[Dataset entries]
Start of Block

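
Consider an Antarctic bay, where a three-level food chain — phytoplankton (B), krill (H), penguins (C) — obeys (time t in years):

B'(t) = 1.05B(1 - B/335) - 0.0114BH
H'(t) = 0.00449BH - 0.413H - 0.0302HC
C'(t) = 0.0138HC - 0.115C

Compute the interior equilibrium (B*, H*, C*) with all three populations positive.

From dC/dt = 0: 0.0138H* = 0.115, so H* = 8.33.
From dB/dt = 0: 1.05(1 - B*/335) = 0.0114·8.33, giving B* = 335·(1 - 0.0905) = 305.
From dH/dt = 0: 0.00449·305 - 0.413 = 0.0302C*, so C* = 0.955/0.0302 = 31.6.

B* ≈ 305, H* ≈ 8.33, C* ≈ 31.6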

End of Block

Keeping each line exactly as it is, retype all of the data.

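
Consider an Antarctic bay, where a three-level food chain — phytoplankton (B), krill (H), penguins (C) — obeys (time t in years):

B'(t) = 1.05B(1 - B/335) - 0.0114BH
H'(t) = 0.00449BH - 0.413H - 0.0302HC
C'(t) = 0.0138HC - 0.115C

Compute the interior equilibrium (B*, H*, C*) with all three populations positive.

From dC/dt = 0: 0.0138H* = 0.115, so H* = 8.33.
From dB/dt = 0: 1.05(1 - B*/335) = 0.0114·8.33, giving B* = 335·(1 - 0.0905) = 305.
From dH/dt = 0: 0.00449·305 - 0.413 = 0.0302C*, so C* = 0.955/0.0302 = 31.6.

B* ≈ 305, H* ≈ 8.33, C* ≈ 31.6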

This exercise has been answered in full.